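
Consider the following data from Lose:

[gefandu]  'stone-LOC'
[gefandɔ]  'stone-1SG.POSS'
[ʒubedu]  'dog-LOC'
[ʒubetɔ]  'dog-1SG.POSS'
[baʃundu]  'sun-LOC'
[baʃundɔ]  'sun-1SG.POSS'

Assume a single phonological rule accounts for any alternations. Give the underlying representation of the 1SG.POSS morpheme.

/-tɔ/

The 1SG.POSS suffix surfaces as [-dɔ] and [-tɔ], depending on the final segment of the stem.
The LOC suffix, which begins with [d], is invariant after every stem; so [d] is not altered by any rule here.
The 1SG.POSS suffix is therefore /-tɔ/ underlyingly, with post-nasal voicing: voiceless stops become voiced after a nasal.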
:::
Extract the data exactly as given.

▶ Result of the exercise
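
Consider the following data from Lose:

[gefandu]  'stone-LOC'
[gefandɔ]  'stone-1SG.POSS'
[ʒubedu]  'dog-LOC'
[ʒubetɔ]  'dog-1SG.POSS'
[baʃundu]  'sun-LOC'
[baʃundɔ]  'sun-1SG.POSS'

Assume a single phonological rule accounts for any alternations. Give the underlying representation of the 1SG.POSS morpheme.

/-tɔ/

The 1SG.POSS suffix surfaces as [-dɔ] and [-tɔ], depending on the final segment of the stem.
The LOC suffix, which begins with [d], is invariant after every stem; so [d] is not altered by any rule here.
The 1SG.POSS suffix is therefore /-tɔ/ underlyingly, with post-nasal voicing: voiceless stops become voiced after a nasal.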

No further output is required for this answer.